*Exercise aim*:
Every line of the data that contains the string "October" must be copied.

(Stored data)
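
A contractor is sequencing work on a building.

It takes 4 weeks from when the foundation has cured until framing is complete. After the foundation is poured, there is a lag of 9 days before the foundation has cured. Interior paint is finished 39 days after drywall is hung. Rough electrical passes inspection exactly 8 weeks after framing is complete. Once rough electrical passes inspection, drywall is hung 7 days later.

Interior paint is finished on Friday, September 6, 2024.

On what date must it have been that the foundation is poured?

Saturday, April 20, 2024

Interior paint is finished: Sep 6, 2024.
Drywall is hung: Sep 6, 2024 − 39 days = Jul 29, 2024.
Rough electrical passes inspection: Jul 29, 2024 − 7 days = Jul 22, 2024.
Framing is complete: Jul 22, 2024 − 8 weeks = May 27, 2024.
The foundation has cured: May 27, 2024 − 4 weeks = Apr 29, 2024.
The foundation is poured: Apr 29, 2024 − 9 days = Apr 20, 2024.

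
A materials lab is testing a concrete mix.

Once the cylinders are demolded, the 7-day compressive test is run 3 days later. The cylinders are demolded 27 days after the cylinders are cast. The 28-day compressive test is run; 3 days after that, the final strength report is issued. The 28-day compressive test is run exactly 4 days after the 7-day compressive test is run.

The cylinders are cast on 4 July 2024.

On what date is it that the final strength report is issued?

The cylinders are cast: Jul 4, 2024.
The cylinders are demolded: Jul 4, 2024 + 27 days = Jul 31, 2024.
The 7-day compressive test is run: Jul 31, 2024 + 3 days = Aug 3, 2024.
The 28-day compressive test is run: Aug 3, 2024 + 4 days = Aug 7, 2024.
The final strength report is issued: Aug 7, 2024 + 3 days = Aug 10, 2024.

10 August 2024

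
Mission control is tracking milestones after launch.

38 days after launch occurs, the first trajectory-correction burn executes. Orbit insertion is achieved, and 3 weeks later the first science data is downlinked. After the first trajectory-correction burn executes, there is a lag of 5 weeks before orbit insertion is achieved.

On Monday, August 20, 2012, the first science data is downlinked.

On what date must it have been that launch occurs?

The first science data is downlinked: Aug 20, 2012.
Orbit insertion is achieved: Aug 20, 2012 − 3 weeks = Jul 30, 2012.
The first trajectory-correction burn executes: Jul 30, 2012 − 5 weeks = Jun 25, 2012.
Launch occurs: Jun 25, 2012 − 38 days = May 18, 2012.

Friday, May 18, 2012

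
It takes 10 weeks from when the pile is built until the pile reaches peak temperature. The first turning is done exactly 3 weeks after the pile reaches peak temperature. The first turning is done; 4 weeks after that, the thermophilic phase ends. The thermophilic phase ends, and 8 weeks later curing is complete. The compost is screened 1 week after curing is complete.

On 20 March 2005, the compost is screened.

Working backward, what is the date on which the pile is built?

19 September 2004

The compost is screened: Mar 20, 2005.
Curing is complete: Mar 20, 2005 − 1 week = Mar 13, 2005.
The thermophilic phase ends: Mar 13, 2005 − 8 weeks = Jan 16, 2005.
The first turning is done: Jan 16, 2005 − 4 weeks = Dec 19, 2004.
The pile reaches peak temperature: Dec 19, 2004 − 3 weeks = Nov 28, 2004.
The pile is built: Nov 28, 2004 − 10 weeks = Sep 19, 2004.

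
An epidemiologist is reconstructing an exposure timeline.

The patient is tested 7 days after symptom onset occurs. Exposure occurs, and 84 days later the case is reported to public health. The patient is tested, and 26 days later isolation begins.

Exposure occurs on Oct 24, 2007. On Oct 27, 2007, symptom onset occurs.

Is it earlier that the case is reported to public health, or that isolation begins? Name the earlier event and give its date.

Exposure occurs: Oct 24, 2007.
The case is reported to public health: Oct 24, 2007 + 84 days = Jan 16, 2008.
Symptom onset occurs: Oct 27, 2007.
The patient is tested: Oct 27, 2007 + 7 days = Nov 3, 2007.
Isolation begins: Nov 3, 2007 + 26 days = Nov 29, 2007.
Comparing: the case is reported to public health on Jan 16, 2008 vs isolation begins on Nov 29, 2007. Earlier: isolation begins.

Isolation begins — Nov 29, 2007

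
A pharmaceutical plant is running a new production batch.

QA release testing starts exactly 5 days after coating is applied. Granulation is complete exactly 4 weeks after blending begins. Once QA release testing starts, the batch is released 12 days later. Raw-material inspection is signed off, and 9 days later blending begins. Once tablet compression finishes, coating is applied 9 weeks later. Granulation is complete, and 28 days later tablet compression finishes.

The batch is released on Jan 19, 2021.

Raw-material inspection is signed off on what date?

Aug 27, 2020

The batch is released: Jan 19, 2021.
QA release testing starts: Jan 19, 2021 − 12 days = Jan 7, 2021.
Coating is applied: Jan 7, 2021 − 5 days = Jan 2, 2021.
Tablet compression finishes: Jan 2, 2021 − 9 weeks = Oct 31, 2020.
Granulation is complete: Oct 31, 2020 − 28 days = Oct 3, 2020.
Blending begins: Oct 3, 2020 − 4 weeks = Sep 5, 2020.
Raw-material inspection is signed off: Sep 5, 2020 − 9 days = Aug 27, 2020.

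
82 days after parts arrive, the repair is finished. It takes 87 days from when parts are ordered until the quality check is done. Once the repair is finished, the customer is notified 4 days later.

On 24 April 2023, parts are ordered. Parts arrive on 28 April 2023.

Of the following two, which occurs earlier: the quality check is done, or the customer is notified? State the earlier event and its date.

Parts are ordered: Apr 24, 2023.
The quality check is done: Apr 24, 2023 + 87 days = Jul 20, 2023.
Parts arrive: Apr 28, 2023.
The repair is finished: Apr 28, 2023 + 82 days = Jul 19, 2023.
The customer is notified: Jul 19, 2023 + 4 days = Jul 23, 2023.
Comparing: the quality check is done on Jul 20, 2023 vs the customer is notified on Jul 23, 2023. Earlier: the quality check is done.

The quality check is done — 20 July 2023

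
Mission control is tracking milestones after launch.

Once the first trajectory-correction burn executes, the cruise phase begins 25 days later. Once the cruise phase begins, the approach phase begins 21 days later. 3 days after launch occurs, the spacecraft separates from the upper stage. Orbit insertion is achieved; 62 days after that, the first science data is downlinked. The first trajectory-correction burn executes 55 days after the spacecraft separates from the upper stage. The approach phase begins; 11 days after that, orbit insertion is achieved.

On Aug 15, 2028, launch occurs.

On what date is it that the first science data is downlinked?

Feb 8, 2029

Launch occurs: Aug 15, 2028.
The spacecraft separates from the upper stage: Aug 15, 2028 + 3 days = Aug 18, 2028.
The first trajectory-correction burn executes: Aug 18, 2028 + 55 days = Oct 12, 2028.
The cruise phase begins: Oct 12, 2028 + 25 days = Nov 6, 2028.
The approach phase begins: Nov 6, 2028 + 21 days = Nov 27, 2028.
Orbit insertion is achieved: Nov 27, 2028 + 11 days = Dec 8, 2028.
The first science data is downlinked: Dec 8, 2028 + 62 days = Feb 8, 2029.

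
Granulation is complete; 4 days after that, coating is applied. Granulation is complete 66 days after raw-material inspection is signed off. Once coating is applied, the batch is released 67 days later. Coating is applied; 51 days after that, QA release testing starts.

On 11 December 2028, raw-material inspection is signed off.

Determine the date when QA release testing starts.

11 April 2029

Raw-material inspection is signed off: Dec 11, 2028.
Granulation is complete: Dec 11, 2028 + 66 days = Feb 15, 2029.
Coating is applied: Feb 15, 2029 + 4 days = Feb 19, 2029.
QA release testing starts: Feb 19, 2029 + 51 days = Apr 11, 2029.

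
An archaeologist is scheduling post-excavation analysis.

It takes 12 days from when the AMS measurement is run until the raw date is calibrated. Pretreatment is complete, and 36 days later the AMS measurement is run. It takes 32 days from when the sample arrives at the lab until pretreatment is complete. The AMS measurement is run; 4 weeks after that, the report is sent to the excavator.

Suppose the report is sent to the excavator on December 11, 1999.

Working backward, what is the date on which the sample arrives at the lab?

September 6, 1999

The report is sent to the excavator: Dec 11, 1999.
The AMS measurement is run: Dec 11, 1999 − 4 weeks = Nov 13, 1999.
Pretreatment is complete: Nov 13, 1999 − 36 days = Oct 8, 1999.
The sample arrives at the lab: Oct 8, 1999 − 32 days = Sep 6, 1999.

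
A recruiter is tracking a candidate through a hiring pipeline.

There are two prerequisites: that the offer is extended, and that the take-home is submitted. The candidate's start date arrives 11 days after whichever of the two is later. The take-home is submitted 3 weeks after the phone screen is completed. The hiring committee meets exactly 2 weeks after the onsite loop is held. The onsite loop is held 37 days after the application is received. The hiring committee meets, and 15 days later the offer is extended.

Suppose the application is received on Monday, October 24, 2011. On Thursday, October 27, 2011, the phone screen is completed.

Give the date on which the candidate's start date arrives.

The application is received: Oct 24, 2011.
The onsite loop is held: Oct 24, 2011 + 37 days = Nov 30, 2011.
The hiring committee meets: Nov 30, 2011 + 2 weeks = Dec 14, 2011.
The offer is extended: Dec 14, 2011 + 15 days = Dec 29, 2011.
The phone screen is completed: Oct 27, 2011.
The take-home is submitted: Oct 27, 2011 + 3 weeks = Nov 17, 2011.
Both prerequisites met — the offer is extended (Dec 29, 2011), the take-home is submitted (Nov 17, 2011); the later is Dec 29, 2011.
The candidate's start date arrives: Dec 29, 2011 + 11 days = Jan 9, 2012.

Monday, January 9, 2012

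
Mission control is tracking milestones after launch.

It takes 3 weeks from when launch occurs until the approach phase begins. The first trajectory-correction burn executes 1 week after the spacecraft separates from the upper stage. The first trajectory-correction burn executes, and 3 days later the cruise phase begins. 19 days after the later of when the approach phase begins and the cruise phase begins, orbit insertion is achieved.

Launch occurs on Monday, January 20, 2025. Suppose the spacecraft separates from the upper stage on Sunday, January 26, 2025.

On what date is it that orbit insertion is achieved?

Launch occurs: Jan 20, 2025.
The approach phase begins: Jan 20, 2025 + 3 weeks = Feb 10, 2025.
The spacecraft separates from the upper stage: Jan 26, 2025.
The first trajectory-correction burn executes: Jan 26, 2025 + 1 week = Feb 2, 2025.
The cruise phase begins: Feb 2, 2025 + 3 days = Feb 5, 2025.
Both prerequisites met — the approach phase begins (Feb 10, 2025), the cruise phase begins (Feb 5, 2025); the later is Feb 10, 2025.
Orbit insertion is achieved: Feb 10, 2025 + 19 days = Mar 1, 2025.

Saturday, March 1, 2025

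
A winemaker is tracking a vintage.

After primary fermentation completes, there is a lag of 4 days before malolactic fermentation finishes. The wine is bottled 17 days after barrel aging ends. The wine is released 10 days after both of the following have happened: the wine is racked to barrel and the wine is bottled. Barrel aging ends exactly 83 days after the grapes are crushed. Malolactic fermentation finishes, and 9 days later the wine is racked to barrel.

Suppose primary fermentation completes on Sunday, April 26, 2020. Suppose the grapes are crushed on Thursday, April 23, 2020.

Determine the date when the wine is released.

Tuesday, August 11, 2020

Primary fermentation completes: Apr 26, 2020.
Malolactic fermentation finishes: Apr 26, 2020 + 4 days = Apr 30, 2020.
The wine is racked to barrel: Apr 30, 2020 + 9 days = May 9, 2020.
The grapes are crushed: Apr 23, 2020.
Barrel aging ends: Apr 23, 2020 + 83 days = Jul 15, 2020.
The wine is bottled: Jul 15, 2020 + 17 days = Aug 1, 2020.
Both prerequisites met — the wine is racked to barrel (May 9, 2020), the wine is bottled (Aug 1, 2020); the later is Aug 1, 2020.
The wine is released: Aug 1, 2020 + 10 days = Aug 11, 2020.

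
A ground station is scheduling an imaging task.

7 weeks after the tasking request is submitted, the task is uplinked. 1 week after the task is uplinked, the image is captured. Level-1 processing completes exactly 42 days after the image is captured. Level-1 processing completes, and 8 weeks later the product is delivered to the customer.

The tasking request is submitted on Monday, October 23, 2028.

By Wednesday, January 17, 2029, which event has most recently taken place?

The image is captured

The tasking request is submitted: Oct 23, 2028.
The task is uplinked: Oct 23, 2028 + 7 weeks = Dec 11, 2028.
The image is captured: Dec 11, 2028 + 1 week = Dec 18, 2028.
Level-1 processing completes: Dec 18, 2028 + 42 days = Jan 29, 2029.
The product is delivered to the customer: Jan 29, 2029 + 8 weeks = Mar 26, 2029.
Jan 17, 2029 falls between when the image is captured (Dec 18, 2028) and when Level-1 processing completes (Jan 29, 2029).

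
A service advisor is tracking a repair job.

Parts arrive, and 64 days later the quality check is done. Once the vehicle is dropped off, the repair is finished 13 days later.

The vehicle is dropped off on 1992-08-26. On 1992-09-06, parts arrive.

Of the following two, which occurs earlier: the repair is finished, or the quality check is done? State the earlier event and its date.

The vehicle is dropped off: Aug 26, 1992.
The repair is finished: Aug 26, 1992 + 13 days = Sep 8, 1992.
Parts arrive: Sep 6, 1992.
The quality check is done: Sep 6, 1992 + 64 days = Nov 9, 1992.
Comparing: the repair is finished on Sep 8, 1992 vs the quality check is done on Nov 9, 1992. Earlier: the repair is finished.

The repair is finished — 1992-09-08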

*Response to this task*:
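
Suppose the application is received on Monday, October 24, 2011. On Thursday, October 27, 2011, the phone screen is completed.
The tasking request is submitted on Monday, October 23, 2028.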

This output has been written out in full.